> [REQUIRED ACTION]: Take the lines below between the one holding "rank of the top-left 7×7" and the one holding "rank(M restricted to the first 1", inclusive, and copy them exactly. Add nothing.

> [DATA RECORDS]:
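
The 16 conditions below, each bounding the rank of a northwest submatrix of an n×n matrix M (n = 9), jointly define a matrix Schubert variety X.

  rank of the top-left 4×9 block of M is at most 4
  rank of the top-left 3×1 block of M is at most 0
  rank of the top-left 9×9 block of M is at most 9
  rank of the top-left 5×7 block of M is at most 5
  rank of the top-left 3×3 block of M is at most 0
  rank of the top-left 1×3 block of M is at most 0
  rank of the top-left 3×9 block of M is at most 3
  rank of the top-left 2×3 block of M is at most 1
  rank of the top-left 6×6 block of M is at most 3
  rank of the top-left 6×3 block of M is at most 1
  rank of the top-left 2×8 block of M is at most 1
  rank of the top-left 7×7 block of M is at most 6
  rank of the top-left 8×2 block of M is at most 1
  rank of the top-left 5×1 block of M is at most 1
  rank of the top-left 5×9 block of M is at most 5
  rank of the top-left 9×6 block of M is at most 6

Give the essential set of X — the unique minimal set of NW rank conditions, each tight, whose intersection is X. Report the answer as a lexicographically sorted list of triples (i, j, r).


Reconstructing r_w from the 16 given conditions:

  0 | 0 | 0 | 1 | 1 | 1 | 1 | 1 | 1
  0 | 0 | 0 | 1 | 1 | 1 | 1 | 1 | 2
  0 | 0 | 0 | 1 | 2 | 2 | 2 | 2 | 3
  1 | 1 | 1 | 2 | 3 | 3 | 3 | 3 | 4
  1 | 1 | 1 | 2 | 3 | 3 | 4 | 4 | 5
  1 | 1 | 1 | 2 | 3 | 3 | 4 | 5 | 6
  1 | 1 | 2 | 3 | 4 | 4 | 5 | 6 | 7
  1 | 1 | 2 | 3 | 4 | 5 | 6 | 7 | 8
  1 | 2 | 3 | 4 | 5 | 6 | 7 | 8 | 9

reading off 1-entries of Δ²R: w = (4, 9, 5, 1, 7, 8, 3, 6, 2).

Rothe diagram D(w) (21 cells), 5 SE-corners (essential conditions):

[(2, 8, 1), (3, 3, 0), (6, 3, 1), (6, 6, 3), (8, 2, 1)]


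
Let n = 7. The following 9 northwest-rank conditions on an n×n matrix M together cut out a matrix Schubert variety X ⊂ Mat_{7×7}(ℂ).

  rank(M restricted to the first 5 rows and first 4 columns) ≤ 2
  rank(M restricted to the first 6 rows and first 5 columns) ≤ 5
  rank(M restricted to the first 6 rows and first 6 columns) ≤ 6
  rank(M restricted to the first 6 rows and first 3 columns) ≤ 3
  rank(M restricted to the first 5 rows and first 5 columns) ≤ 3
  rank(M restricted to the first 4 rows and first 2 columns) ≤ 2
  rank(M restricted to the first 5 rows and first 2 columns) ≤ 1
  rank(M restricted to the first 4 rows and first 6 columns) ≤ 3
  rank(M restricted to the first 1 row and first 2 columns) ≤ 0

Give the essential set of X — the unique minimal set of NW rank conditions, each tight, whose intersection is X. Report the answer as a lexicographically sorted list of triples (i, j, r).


Propagating the 9 rank bounds to every northwest block:

  row 1: 0 | 0 | 1 | 1 | 1 | 1 | 1
  row 2: 1 | 1 | 2 | 2 | 2 | 2 | 2
  row 3: 1 | 1 | 2 | 2 | 3 | 3 | 3
  row 4: 1 | 1 | 2 | 2 | 3 | 3 | 4
  row 5: 1 | 1 | 2 | 2 | 3 | 4 | 5
  row 6: 1 | 2 | 3 | 3 | 4 | 5 | 6
  row 7: 1 | 2 | 3 | 4 | 5 | 6 | 7

reading off 1-entries of Δ²R: w = (3, 1, 5, 7, 6, 2, 4).

|D(w)|=9, |Ess(w)|=4:

[(1, 2, 0), (4, 6, 3), (5, 2, 1), (5, 4, 2)]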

> [TASK RESPONSE]:
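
  rank of the top-left 7×7 block of M is at most 6
  rank of the top-left 8×2 block of M is at most 1
  rank of the top-left 5×1 block of M is at most 1
  rank of the top-left 5×9 block of M is at most 5
  rank of the top-left 9×6 block of M is at most 6

Give the essential set of X — the unique minimal set of NW rank conditions, each tight, whose intersection is X. Report the answer as a lexicographically sorted list of triples (i, j, r).


Reconstructing r_w from the 16 given conditions:

  0 | 0 | 0 | 1 | 1 | 1 | 1 | 1 | 1
  0 | 0 | 0 | 1 | 1 | 1 | 1 | 1 | 2
  0 | 0 | 0 | 1 | 2 | 2 | 2 | 2 | 3
  1 | 1 | 1 | 2 | 3 | 3 | 3 | 3 | 4
  1 | 1 | 1 | 2 | 3 | 3 | 4 | 4 | 5
  1 | 1 | 1 | 2 | 3 | 3 | 4 | 5 | 6
  1 | 1 | 2 | 3 | 4 | 4 | 5 | 6 | 7
  1 | 1 | 2 | 3 | 4 | 5 | 6 | 7 | 8
  1 | 2 | 3 | 4 | 5 | 6 | 7 | 8 | 9

reading off 1-entries of Δ²R: w = (4, 9, 5, 1, 7, 8, 3, 6, 2).

Rothe diagram D(w) (21 cells), 5 SE-corners (essential conditions):

[(2, 8, 1), (3, 3, 0), (6, 3, 1), (6, 6, 3), (8, 2, 1)]


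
Let n = 7. The following 9 northwest-rank conditions on an n×n matrix M together cut out a matrix Schubert variety X ⊂ Mat_{7×7}(ℂ).

  rank(M restricted to the first 5 rows and first 4 columns) ≤ 2
  rank(M restricted to the first 6 rows and first 5 columns) ≤ 5
  rank(M restricted to the first 6 rows and first 6 columns) ≤ 6
  rank(M restricted to the first 6 rows and first 3 columns) ≤ 3
  rank(M restricted to the first 5 rows and first 5 columns) ≤ 3
  rank(M restricted to the first 4 rows and first 2 columns) ≤ 2
  rank(M restricted to the first 5 rows and first 2 columns) ≤ 1
  rank(M restricted to the first 4 rows and first 6 columns) ≤ 3
  rank(M restricted to the first 1 row and first 2 columns) ≤ 0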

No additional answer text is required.